§ **DATA PROVIDED**
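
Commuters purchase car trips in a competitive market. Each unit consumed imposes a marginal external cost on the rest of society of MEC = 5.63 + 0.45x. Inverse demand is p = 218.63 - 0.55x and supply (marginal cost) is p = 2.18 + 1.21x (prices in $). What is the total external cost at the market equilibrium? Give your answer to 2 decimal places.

$4095.48

Market equilibrium (private): 2.18 + 1.21x = 218.63 - 0.55x → x_m = 122.9830.
Total external cost = ∫₀^{x_m} (5.63 + 0.45x) dx = 5.63×122.9830 + ½×0.45×122.9830² = 4095.4784.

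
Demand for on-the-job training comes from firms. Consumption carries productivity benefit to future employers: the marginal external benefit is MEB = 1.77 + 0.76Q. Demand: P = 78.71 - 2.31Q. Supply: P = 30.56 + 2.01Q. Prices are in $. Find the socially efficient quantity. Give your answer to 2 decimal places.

Q* = 14.02

Social marginal benefit = demand + MEB = 80.48 - 1.55Q.
Set SMB = MC: 80.48 - 1.55Q = 30.56 + 2.01Q → Q* = 14.0225.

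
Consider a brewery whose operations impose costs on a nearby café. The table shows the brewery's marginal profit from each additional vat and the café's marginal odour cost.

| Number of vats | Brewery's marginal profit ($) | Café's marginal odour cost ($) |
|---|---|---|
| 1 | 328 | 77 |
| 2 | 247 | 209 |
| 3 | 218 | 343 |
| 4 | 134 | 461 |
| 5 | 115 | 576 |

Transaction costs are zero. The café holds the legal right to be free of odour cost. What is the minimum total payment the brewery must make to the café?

$286

Efficient level: marginal profit ≥ marginal odour cost through level 2, so k* = 2.
With the café holding the right, the brewery must at least compensate total damage at k*: 77 + 209 = 286.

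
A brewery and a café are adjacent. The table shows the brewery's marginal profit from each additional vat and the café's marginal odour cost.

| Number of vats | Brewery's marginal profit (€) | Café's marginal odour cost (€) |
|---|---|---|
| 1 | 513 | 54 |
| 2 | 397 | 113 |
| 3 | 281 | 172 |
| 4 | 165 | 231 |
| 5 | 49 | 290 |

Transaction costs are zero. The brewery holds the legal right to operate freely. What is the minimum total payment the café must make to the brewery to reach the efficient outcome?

Left alone the brewery would choose level 5 (marginal profit stays positive).
Efficient level: k* = 3 (marginal profit ≥ marginal odour cost through 3).
The café must at least cover the brewery's forgone profit from cutting 5→3: 165 + 49 = 214.

€214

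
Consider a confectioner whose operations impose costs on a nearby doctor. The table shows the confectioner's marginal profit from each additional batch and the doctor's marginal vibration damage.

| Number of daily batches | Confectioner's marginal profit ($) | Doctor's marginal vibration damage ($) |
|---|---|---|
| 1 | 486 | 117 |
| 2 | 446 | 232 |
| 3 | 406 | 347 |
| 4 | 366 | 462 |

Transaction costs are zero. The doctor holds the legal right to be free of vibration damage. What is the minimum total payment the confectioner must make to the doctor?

$696

Efficient level: marginal profit ≥ marginal vibration damage through level 3, so k* = 3.
With the doctor holding the right, the confectioner must at least compensate total damage at k*: 117 + 232 + 347 = 696.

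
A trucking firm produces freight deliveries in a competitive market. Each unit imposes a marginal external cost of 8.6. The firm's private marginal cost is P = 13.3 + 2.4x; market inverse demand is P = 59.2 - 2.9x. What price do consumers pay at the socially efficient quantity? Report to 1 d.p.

P = 38.8

Social marginal cost = private MC + MEC = 21.9 + 2.4x.
Set SMC = demand: 21.9 + 2.4x = 59.2 - 2.9x → x* = 7.0377.
Consumer price on the demand curve at x*: 59.2 − 2.9×7.0377 = 38.7907.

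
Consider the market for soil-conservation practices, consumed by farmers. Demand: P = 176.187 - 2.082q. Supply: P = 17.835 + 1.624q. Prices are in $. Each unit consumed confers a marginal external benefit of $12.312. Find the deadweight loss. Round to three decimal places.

Market equilibrium (private): 17.835 + 1.624q = 176.187 - 2.082q → q_m = 42.7285.
Social marginal benefit = demand + MEB = 188.499 - 2.082q.
Set SMB = MC: 188.499 - 2.082q = 17.835 + 1.624q → q* = 46.0507.
The loss is the area between SMB and MC from q* to q_m; with linear curves that's a triangle of height MEB(q_m).
DWL = ½ × 3.3222 × 12.3120 = 20.4515.

DWL = $20.451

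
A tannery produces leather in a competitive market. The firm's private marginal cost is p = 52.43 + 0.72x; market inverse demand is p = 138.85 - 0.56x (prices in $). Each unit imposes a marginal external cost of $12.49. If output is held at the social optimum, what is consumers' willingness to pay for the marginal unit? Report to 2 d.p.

P = $106.51

Social marginal cost = private MC + MEC = 64.92 + 0.72x.
Set SMC = demand: 64.92 + 0.72x = 138.85 - 0.56x → x* = 57.7578.
Consumer price on the demand curve at x*: 138.85 − 0.56×57.7578 = 106.5056.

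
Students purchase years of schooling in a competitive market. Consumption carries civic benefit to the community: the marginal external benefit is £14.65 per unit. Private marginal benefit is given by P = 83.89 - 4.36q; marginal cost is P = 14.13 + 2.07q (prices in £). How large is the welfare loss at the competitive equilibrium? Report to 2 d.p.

DWL = £16.69

Market equilibrium (private): 14.13 + 2.07q = 83.89 - 4.36q → q_m = 10.8491.
Social marginal benefit = demand + MEB = 98.54 - 4.36q.
Set SMB = MC: 98.54 - 4.36q = 14.13 + 2.07q → q* = 13.1275.
Height of the DWL triangle at q_m is SMB(q_m) − MC(q_m) = MEB(q_m) = 14.6500.
DWL = ½ × 2.2784 × 14.6500 = 16.6893.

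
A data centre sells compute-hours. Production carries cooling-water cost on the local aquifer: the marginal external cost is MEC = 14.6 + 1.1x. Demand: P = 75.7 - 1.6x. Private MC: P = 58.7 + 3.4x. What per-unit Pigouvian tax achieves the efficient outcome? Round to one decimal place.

Social marginal cost = private MC + MEC = 73.3 + 4.5x.
Set SMC = demand: 73.3 + 4.5x = 75.7 - 1.6x → x* = 0.3934.
The Pigouvian tax equals MEC at x*: 14.6 + 1.1×0.3934 = 15.0327.

tax = 15.0 per unit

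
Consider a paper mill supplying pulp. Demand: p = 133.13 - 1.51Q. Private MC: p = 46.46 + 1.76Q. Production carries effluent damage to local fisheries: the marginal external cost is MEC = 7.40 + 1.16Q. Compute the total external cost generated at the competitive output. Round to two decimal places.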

§ **AIM OF THE EXERCISE**
Copy each line from the data that features the string "Number".

§ **TASK OUTPUT**
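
| Number of vats | Brewery's marginal profit ($) | Café's marginal odour cost ($) |
| Number of vats | Brewery's marginal profit (€) | Café's marginal odour cost (€) |
| Number of daily batches | Confectioner's marginal profit ($) | Doctor's marginal vibration damage ($) |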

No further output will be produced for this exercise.